| Task statement |
From the line containing "Round keys: 38 39 49 13" through the last line of the entries below, repeat each line word for word and leave out the rest.

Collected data
==============================
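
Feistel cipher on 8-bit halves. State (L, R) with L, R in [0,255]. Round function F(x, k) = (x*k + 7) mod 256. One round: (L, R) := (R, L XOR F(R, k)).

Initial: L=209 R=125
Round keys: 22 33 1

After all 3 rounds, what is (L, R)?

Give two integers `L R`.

Round 1 (k=22): L=125 R=20
Round 2 (k=33): L=20 R=230
Round 3 (k=1): L=230 R=249

Answer: 230 249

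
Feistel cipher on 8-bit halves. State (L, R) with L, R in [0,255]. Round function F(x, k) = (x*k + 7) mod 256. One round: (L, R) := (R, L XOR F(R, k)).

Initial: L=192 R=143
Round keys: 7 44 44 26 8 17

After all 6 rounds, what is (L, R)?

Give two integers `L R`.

Round 1 (k=7): L=143 R=48
Round 2 (k=44): L=48 R=200
Round 3 (k=44): L=200 R=87
Round 4 (k=26): L=87 R=21
Round 5 (k=8): L=21 R=248
Round 6 (k=17): L=248 R=106

Answer: 248 106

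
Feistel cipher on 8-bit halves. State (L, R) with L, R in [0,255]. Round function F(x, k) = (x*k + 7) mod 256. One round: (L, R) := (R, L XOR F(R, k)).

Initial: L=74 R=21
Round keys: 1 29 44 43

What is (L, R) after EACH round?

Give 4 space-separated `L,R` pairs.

Round 1 (k=1): L=21 R=86
Round 2 (k=29): L=86 R=208
Round 3 (k=44): L=208 R=145
Round 4 (k=43): L=145 R=178

Answer: 21,86 86,208 208,145 145,178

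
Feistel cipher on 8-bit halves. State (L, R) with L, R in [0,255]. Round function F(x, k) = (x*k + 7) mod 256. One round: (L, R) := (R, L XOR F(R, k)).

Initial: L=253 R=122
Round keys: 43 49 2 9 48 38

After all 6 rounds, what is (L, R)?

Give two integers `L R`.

Round 1 (k=43): L=122 R=120
Round 2 (k=49): L=120 R=133
Round 3 (k=2): L=133 R=105
Round 4 (k=9): L=105 R=61
Round 5 (k=48): L=61 R=30
Round 6 (k=38): L=30 R=70

Answer: 30 70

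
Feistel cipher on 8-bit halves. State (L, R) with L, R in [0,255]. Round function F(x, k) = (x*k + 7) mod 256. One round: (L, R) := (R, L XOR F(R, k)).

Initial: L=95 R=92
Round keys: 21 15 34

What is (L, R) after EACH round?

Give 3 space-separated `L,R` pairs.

Answer: 92,204 204,167 167,249

Derivation:
Round 1 (k=21): L=92 R=204
Round 2 (k=15): L=204 R=167
Round 3 (k=34): L=167 R=249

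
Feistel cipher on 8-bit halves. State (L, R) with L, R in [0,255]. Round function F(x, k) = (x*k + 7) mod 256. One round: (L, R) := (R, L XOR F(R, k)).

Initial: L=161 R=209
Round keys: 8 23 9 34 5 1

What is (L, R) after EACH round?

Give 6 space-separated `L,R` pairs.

Answer: 209,46 46,248 248,145 145,177 177,237 237,69

Derivation:
Round 1 (k=8): L=209 R=46
Round 2 (k=23): L=46 R=248
Round 3 (k=9): L=248 R=145
Round 4 (k=34): L=145 R=177
Round 5 (k=5): L=177 R=237
Round 6 (k=1): L=237 R=69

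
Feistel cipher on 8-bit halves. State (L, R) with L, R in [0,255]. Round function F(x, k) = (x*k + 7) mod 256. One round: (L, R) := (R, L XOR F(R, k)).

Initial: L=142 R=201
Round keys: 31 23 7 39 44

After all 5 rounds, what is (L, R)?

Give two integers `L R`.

Round 1 (k=31): L=201 R=208
Round 2 (k=23): L=208 R=126
Round 3 (k=7): L=126 R=169
Round 4 (k=39): L=169 R=184
Round 5 (k=44): L=184 R=14

Answer: 184 14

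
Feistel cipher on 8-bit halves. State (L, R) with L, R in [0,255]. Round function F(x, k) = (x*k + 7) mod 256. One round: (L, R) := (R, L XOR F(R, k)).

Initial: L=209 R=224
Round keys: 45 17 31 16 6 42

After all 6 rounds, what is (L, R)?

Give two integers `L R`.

Round 1 (k=45): L=224 R=182
Round 2 (k=17): L=182 R=253
Round 3 (k=31): L=253 R=28
Round 4 (k=16): L=28 R=58
Round 5 (k=6): L=58 R=127
Round 6 (k=42): L=127 R=231

Answer: 127 231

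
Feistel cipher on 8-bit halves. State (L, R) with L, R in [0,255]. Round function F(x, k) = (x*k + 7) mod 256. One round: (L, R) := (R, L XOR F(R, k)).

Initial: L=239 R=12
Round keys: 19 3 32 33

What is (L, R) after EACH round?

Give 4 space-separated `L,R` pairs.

Answer: 12,4 4,31 31,227 227,85

Derivation:
Round 1 (k=19): L=12 R=4
Round 2 (k=3): L=4 R=31
Round 3 (k=32): L=31 R=227
Round 4 (k=33): L=227 R=85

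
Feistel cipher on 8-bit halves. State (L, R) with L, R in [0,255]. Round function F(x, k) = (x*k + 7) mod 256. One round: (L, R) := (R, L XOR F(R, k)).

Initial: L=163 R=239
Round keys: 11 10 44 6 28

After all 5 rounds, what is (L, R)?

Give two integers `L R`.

Round 1 (k=11): L=239 R=239
Round 2 (k=10): L=239 R=178
Round 3 (k=44): L=178 R=112
Round 4 (k=6): L=112 R=21
Round 5 (k=28): L=21 R=35

Answer: 21 35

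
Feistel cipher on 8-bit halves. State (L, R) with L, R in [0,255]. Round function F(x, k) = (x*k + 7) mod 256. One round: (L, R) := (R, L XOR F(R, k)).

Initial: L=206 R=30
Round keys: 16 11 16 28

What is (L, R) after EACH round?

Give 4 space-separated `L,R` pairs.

Answer: 30,41 41,212 212,110 110,219

Derivation:
Round 1 (k=16): L=30 R=41
Round 2 (k=11): L=41 R=212
Round 3 (k=16): L=212 R=110
Round 4 (k=28): L=110 R=219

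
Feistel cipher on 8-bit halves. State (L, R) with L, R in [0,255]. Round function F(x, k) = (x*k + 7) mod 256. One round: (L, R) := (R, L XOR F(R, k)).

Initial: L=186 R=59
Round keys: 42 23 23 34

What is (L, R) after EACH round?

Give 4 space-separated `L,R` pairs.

Answer: 59,15 15,91 91,59 59,134

Derivation:
Round 1 (k=42): L=59 R=15
Round 2 (k=23): L=15 R=91
Round 3 (k=23): L=91 R=59
Round 4 (k=34): L=59 R=134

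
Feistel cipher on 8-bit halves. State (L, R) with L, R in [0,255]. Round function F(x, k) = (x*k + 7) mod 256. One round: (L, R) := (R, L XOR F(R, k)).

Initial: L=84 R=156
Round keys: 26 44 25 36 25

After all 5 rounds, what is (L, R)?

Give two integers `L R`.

Answer: 44 126

Derivation:
Round 1 (k=26): L=156 R=139
Round 2 (k=44): L=139 R=119
Round 3 (k=25): L=119 R=45
Round 4 (k=36): L=45 R=44
Round 5 (k=25): L=44 R=126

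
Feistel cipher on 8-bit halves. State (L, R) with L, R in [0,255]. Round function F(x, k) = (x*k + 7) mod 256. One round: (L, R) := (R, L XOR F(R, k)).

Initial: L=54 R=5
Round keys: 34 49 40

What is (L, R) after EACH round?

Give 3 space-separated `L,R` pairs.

Answer: 5,135 135,219 219,184

Derivation:
Round 1 (k=34): L=5 R=135
Round 2 (k=49): L=135 R=219
Round 3 (k=40): L=219 R=184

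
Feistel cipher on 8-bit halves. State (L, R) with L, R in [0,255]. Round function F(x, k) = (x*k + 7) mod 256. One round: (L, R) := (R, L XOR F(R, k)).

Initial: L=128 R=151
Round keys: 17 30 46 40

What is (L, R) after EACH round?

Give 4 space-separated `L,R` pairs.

Round 1 (k=17): L=151 R=142
Round 2 (k=30): L=142 R=60
Round 3 (k=46): L=60 R=65
Round 4 (k=40): L=65 R=19

Answer: 151,142 142,60 60,65 65,19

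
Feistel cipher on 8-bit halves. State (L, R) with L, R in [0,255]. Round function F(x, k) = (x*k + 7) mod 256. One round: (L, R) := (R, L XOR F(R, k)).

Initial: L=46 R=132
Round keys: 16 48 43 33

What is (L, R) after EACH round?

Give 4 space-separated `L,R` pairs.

Answer: 132,105 105,51 51,241 241,43

Derivation:
Round 1 (k=16): L=132 R=105
Round 2 (k=48): L=105 R=51
Round 3 (k=43): L=51 R=241
Round 4 (k=33): L=241 R=43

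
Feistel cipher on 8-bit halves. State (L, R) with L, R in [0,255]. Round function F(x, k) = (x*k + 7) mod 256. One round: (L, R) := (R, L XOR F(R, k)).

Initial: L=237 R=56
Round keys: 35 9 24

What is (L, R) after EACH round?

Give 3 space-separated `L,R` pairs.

Answer: 56,66 66,97 97,93

Derivation:
Round 1 (k=35): L=56 R=66
Round 2 (k=9): L=66 R=97
Round 3 (k=24): L=97 R=93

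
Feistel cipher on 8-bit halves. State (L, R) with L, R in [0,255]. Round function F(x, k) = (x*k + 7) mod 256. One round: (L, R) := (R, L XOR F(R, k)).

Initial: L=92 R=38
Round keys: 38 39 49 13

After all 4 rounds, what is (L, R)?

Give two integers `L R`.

Answer: 194 111

Derivation:
Round 1 (k=38): L=38 R=247
Round 2 (k=39): L=247 R=142
Round 3 (k=49): L=142 R=194
Round 4 (k=13): L=194 R=111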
==============================
| Written answer |
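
Round keys: 38 39 49 13

After all 4 rounds, what is (L, R)?

Give two integers `L R`.

Answer: 194 111

Derivation:
Round 1 (k=38): L=38 R=247
Round 2 (k=39): L=247 R=142
Round 3 (k=49): L=142 R=194
Round 4 (k=13): L=194 R=111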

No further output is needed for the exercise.